*** ENTRIES SUPPLIED Section Begins ***

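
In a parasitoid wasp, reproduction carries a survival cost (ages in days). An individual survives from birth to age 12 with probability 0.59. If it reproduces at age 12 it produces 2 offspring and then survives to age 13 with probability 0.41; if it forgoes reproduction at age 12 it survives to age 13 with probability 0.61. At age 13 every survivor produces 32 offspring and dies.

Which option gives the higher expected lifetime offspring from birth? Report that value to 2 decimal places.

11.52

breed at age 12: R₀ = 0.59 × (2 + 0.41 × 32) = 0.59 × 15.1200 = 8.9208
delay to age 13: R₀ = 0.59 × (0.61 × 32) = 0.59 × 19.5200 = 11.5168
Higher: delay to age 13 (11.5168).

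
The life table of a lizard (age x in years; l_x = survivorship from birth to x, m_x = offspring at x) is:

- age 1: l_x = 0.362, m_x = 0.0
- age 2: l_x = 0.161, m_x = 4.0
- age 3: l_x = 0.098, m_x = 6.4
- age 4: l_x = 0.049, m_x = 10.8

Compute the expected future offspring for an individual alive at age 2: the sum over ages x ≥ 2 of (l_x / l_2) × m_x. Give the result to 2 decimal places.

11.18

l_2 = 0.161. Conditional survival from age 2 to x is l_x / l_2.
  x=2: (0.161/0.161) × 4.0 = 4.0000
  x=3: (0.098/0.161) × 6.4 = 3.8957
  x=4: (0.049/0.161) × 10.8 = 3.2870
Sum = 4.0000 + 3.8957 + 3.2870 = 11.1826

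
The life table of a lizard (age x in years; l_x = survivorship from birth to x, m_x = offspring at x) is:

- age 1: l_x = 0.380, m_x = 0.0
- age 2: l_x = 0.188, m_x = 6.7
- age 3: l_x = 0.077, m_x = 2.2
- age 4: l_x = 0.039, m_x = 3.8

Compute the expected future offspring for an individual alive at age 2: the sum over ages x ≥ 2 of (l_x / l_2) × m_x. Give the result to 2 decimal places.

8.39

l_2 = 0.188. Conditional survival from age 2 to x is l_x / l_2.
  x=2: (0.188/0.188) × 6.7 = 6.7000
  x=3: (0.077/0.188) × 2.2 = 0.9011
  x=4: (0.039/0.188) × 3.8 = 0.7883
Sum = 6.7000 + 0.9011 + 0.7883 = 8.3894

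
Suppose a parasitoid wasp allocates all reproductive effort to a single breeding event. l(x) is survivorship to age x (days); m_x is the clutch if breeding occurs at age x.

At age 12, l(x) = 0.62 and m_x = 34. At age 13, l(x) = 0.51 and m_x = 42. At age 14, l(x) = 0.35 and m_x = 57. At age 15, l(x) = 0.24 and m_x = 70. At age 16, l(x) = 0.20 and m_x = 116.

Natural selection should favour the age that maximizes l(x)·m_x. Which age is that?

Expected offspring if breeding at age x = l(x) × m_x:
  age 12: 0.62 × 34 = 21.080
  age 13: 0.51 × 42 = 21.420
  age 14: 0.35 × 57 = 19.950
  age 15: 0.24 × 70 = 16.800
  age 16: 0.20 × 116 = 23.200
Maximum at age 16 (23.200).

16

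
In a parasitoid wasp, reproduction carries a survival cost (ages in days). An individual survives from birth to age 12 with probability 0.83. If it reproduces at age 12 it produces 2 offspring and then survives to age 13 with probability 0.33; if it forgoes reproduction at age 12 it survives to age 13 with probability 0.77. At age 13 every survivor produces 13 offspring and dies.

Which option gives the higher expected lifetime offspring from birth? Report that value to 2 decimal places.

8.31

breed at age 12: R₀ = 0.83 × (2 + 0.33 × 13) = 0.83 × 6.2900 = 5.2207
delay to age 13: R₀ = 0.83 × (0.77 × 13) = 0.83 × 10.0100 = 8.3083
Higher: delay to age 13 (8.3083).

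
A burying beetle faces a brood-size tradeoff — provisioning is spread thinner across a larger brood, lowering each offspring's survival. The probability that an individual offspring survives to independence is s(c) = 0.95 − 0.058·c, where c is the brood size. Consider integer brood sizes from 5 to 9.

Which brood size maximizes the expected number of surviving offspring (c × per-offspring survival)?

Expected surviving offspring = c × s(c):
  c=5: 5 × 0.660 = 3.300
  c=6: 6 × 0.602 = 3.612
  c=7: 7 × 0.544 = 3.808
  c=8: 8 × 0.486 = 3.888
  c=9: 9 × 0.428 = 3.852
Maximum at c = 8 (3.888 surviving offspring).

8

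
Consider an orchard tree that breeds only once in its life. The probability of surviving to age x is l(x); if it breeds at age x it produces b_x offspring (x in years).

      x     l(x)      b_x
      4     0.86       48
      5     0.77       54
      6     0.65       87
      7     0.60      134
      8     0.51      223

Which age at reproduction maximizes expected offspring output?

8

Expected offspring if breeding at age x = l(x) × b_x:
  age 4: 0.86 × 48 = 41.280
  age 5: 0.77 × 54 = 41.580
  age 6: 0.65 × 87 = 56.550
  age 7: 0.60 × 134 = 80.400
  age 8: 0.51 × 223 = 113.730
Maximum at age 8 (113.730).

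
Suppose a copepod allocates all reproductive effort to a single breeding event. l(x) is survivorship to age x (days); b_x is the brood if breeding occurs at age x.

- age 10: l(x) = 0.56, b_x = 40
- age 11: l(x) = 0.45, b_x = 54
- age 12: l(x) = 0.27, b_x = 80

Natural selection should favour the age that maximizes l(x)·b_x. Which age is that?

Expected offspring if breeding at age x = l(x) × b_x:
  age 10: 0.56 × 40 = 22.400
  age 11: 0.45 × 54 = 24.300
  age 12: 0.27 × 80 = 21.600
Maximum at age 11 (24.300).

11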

*** ENTRIES SUPPLIED Section Ends ***
*** ENTRIES SUPPLIED Section Begins ***

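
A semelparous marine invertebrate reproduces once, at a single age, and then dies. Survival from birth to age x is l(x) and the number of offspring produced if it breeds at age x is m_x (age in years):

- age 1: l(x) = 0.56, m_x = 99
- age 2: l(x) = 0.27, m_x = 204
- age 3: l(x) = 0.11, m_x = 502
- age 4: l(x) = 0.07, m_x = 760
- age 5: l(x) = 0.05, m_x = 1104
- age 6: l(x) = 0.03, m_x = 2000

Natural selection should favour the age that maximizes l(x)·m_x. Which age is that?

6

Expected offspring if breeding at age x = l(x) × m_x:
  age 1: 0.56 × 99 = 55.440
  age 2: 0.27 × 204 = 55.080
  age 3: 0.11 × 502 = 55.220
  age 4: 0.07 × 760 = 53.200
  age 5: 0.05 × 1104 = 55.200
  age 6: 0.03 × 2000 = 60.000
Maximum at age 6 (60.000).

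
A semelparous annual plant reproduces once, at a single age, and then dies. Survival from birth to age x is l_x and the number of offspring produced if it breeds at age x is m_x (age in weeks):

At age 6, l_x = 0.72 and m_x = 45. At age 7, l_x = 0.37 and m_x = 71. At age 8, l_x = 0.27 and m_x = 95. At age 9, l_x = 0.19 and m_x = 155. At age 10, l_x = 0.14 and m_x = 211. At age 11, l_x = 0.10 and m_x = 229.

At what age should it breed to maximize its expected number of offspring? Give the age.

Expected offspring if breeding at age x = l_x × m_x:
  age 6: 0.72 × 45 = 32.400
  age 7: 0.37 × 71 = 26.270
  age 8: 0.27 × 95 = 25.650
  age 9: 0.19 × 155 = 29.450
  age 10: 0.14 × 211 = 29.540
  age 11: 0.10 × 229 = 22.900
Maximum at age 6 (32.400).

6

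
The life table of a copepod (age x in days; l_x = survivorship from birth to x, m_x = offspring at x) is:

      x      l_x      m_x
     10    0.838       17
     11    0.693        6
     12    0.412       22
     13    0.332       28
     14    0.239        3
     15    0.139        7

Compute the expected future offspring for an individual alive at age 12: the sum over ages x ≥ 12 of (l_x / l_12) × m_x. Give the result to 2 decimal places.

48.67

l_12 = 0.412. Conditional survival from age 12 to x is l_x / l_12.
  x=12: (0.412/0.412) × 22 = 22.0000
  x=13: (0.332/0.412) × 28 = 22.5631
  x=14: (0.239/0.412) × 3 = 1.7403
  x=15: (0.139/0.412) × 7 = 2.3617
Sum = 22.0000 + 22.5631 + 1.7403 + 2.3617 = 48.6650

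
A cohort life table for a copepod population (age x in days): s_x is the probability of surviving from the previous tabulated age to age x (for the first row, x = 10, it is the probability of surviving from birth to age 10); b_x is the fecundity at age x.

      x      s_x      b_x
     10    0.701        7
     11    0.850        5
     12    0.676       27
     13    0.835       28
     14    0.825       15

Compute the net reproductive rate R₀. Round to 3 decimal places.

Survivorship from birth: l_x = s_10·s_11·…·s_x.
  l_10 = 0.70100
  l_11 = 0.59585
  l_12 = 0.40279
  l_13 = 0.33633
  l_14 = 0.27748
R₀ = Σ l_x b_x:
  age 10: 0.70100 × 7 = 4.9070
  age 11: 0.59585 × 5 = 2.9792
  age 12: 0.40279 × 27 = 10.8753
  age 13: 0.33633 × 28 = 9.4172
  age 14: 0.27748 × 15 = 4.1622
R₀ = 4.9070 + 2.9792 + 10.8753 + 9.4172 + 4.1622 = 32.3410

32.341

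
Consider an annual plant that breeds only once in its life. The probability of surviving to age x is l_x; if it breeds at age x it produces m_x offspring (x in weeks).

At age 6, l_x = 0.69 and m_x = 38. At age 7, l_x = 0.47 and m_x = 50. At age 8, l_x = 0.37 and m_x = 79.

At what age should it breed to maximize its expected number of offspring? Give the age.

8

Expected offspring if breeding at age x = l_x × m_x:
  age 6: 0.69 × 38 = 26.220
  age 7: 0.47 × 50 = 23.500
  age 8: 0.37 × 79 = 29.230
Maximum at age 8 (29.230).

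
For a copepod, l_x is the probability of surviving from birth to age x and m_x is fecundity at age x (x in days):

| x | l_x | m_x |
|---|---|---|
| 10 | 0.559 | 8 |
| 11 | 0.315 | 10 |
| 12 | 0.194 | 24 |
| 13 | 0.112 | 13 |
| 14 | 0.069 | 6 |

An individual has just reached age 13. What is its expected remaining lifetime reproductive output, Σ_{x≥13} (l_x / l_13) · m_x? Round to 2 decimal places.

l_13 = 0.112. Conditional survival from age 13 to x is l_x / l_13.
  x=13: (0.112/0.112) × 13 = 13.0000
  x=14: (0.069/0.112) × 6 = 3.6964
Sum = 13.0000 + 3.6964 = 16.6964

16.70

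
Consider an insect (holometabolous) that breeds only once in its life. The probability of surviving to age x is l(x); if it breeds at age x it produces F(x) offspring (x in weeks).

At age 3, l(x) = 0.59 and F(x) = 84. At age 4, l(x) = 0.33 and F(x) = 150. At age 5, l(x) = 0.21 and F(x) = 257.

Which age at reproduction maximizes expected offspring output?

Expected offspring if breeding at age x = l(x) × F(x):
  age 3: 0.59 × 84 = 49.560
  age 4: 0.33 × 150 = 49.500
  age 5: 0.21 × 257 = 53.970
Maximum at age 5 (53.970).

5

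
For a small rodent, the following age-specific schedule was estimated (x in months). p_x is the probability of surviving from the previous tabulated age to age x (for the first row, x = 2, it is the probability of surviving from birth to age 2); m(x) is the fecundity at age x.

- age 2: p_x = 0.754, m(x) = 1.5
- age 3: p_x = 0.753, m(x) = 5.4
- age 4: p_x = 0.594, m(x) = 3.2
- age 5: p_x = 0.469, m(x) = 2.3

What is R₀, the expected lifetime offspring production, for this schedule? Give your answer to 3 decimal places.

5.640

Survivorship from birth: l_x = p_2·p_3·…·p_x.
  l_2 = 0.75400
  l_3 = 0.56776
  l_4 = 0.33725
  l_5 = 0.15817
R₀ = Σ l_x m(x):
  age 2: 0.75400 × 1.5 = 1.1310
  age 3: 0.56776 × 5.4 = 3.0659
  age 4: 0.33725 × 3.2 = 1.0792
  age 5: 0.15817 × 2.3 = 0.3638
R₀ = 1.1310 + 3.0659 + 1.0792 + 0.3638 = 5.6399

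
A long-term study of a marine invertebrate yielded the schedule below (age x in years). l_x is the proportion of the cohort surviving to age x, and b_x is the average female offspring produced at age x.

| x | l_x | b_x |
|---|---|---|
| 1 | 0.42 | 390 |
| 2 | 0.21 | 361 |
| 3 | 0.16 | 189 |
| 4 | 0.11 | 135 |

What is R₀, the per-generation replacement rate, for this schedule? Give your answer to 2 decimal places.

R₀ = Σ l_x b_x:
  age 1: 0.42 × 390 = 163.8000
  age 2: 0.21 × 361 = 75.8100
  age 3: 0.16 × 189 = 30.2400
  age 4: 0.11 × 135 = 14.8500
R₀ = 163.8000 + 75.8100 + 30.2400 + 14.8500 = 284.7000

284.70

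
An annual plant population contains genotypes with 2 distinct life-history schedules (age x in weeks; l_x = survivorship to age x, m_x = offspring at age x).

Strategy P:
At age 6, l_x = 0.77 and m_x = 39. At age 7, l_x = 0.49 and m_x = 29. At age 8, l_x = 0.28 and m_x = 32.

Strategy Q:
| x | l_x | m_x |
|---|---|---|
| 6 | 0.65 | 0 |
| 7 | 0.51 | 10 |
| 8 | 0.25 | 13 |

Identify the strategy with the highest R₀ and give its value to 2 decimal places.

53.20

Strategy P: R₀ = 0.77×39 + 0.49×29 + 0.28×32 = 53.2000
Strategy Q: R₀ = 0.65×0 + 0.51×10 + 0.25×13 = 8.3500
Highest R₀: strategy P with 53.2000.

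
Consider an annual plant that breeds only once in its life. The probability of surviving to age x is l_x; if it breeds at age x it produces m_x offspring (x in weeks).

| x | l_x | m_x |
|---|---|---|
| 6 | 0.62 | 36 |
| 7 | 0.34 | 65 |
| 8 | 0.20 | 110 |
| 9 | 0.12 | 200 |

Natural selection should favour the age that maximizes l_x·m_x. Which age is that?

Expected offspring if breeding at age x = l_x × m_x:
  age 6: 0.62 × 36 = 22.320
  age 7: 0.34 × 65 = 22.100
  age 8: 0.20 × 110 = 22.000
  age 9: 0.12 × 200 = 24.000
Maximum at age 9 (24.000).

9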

*** ENTRIES SUPPLIED Section Ends ***
*** ENTRIES SUPPLIED Section Begins ***

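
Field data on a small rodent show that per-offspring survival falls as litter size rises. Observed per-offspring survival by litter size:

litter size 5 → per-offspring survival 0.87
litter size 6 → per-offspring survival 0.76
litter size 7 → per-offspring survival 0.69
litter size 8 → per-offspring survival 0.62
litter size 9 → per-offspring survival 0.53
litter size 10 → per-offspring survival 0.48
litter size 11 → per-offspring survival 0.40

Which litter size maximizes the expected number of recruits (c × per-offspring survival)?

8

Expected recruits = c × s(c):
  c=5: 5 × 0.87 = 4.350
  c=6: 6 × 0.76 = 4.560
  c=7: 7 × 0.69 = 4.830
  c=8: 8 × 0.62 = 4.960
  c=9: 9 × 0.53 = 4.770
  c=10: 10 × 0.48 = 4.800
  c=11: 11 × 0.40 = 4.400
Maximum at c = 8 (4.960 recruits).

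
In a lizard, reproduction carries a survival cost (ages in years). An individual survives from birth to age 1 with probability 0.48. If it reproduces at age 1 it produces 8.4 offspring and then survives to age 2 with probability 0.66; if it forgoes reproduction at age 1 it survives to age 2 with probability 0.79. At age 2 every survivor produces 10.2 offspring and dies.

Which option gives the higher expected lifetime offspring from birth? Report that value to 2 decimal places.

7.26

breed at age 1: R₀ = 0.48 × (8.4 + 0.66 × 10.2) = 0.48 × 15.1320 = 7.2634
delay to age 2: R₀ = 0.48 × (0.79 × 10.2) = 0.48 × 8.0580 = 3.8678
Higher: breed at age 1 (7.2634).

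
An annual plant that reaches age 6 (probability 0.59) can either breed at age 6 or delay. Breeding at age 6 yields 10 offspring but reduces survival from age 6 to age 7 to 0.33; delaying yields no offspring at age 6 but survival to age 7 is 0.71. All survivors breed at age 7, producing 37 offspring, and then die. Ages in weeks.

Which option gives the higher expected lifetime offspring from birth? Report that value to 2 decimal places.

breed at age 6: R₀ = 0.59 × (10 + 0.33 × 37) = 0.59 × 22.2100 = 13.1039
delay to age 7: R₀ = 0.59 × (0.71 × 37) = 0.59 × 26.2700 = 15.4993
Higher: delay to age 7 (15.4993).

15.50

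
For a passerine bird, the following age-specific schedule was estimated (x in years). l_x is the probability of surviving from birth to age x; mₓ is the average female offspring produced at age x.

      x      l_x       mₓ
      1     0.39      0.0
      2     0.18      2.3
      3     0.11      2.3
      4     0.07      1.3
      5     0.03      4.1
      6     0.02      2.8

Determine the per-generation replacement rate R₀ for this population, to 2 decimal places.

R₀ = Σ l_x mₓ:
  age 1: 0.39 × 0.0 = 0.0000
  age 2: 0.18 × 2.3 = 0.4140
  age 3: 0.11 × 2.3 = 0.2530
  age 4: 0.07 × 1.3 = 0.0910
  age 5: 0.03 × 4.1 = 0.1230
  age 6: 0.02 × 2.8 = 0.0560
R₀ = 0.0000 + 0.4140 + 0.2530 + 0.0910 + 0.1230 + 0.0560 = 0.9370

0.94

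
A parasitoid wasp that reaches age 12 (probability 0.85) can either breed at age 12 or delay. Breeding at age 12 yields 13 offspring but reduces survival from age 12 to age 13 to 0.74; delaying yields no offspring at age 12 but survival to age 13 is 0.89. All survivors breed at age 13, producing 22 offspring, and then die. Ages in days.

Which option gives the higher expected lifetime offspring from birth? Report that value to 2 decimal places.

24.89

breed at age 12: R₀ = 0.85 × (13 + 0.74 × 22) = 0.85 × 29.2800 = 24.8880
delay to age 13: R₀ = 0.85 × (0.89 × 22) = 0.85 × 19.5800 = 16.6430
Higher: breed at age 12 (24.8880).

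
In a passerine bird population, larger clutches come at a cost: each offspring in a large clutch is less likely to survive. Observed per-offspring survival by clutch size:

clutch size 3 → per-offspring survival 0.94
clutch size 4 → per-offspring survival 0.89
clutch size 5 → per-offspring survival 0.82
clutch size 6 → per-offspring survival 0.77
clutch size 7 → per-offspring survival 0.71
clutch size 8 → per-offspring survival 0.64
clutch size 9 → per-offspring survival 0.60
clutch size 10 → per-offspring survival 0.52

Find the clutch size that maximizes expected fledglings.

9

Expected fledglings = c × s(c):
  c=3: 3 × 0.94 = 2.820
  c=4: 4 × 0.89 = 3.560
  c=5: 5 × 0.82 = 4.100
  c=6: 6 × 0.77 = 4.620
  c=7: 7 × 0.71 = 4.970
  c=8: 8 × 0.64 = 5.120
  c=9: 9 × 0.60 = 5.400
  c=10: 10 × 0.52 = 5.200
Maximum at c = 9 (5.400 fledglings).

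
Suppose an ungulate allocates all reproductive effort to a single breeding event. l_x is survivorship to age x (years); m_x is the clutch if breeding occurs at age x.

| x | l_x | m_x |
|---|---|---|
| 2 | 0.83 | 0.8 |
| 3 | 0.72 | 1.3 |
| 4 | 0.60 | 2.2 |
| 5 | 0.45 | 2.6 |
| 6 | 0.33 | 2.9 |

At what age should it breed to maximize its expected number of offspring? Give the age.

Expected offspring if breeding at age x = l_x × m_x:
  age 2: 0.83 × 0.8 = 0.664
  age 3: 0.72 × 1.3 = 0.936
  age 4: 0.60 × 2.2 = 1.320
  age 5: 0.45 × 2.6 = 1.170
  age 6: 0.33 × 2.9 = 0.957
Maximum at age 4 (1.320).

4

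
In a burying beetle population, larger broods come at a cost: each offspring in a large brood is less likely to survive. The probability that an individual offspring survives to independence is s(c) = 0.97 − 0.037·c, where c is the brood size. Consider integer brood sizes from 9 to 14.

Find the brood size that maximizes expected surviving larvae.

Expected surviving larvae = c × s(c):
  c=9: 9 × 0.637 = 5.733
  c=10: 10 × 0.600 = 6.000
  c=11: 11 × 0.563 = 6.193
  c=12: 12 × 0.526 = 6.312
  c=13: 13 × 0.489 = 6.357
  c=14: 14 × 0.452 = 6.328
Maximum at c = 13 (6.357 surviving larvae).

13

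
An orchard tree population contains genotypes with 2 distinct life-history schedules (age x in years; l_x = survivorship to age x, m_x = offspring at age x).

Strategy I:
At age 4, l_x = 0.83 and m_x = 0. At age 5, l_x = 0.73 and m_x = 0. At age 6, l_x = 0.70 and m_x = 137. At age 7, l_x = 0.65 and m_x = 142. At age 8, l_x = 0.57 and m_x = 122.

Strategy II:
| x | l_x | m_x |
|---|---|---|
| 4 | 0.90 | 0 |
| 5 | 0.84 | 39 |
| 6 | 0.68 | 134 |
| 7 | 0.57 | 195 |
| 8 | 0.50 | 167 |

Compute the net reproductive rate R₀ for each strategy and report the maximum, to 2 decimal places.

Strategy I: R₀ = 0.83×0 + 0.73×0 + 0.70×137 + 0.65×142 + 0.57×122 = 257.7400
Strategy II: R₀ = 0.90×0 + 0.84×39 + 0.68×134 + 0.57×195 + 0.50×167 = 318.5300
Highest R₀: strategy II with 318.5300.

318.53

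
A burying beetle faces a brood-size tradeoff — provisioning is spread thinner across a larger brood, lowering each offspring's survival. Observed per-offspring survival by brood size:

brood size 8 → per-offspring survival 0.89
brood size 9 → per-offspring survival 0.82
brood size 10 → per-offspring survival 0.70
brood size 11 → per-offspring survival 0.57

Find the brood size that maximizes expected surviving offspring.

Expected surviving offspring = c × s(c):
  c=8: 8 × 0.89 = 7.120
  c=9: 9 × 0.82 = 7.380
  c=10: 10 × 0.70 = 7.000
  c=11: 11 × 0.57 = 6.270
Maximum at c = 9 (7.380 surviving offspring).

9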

*** ENTRIES SUPPLIED Section Ends ***

◆ TASK DESCRIPTION
Copy out only the lines of the records above from the one with "32 offspring and dies." through the one with "- age 4: l_x = 0.049, m_x = 10.8", exactly as they stand, both included.

◆ OUTPUT
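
In a parasitoid wasp, reproduction carries a survival cost (ages in days). An individual survives from birth to age 12 with probability 0.59. If it reproduces at age 12 it produces 2 offspring and then survives to age 13 with probability 0.41; if it forgoes reproduction at age 12 it survives to age 13 with probability 0.61. At age 13 every survivor produces 32 offspring and dies.

Which option gives the higher expected lifetime offspring from birth? Report that value to 2 decimal places.

11.52

breed at age 12: R₀ = 0.59 × (2 + 0.41 × 32) = 0.59 × 15.1200 = 8.9208
delay to age 13: R₀ = 0.59 × (0.61 × 32) = 0.59 × 19.5200 = 11.5168
Higher: delay to age 13 (11.5168).

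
The life table of a lizard (age x in years; l_x = survivorship from birth to x, m_x = offspring at x) is:

- age 1: l_x = 0.362, m_x = 0.0
- age 2: l_x = 0.161, m_x = 4.0
- age 3: l_x = 0.098, m_x = 6.4
- age 4: l_x = 0.049, m_x = 10.8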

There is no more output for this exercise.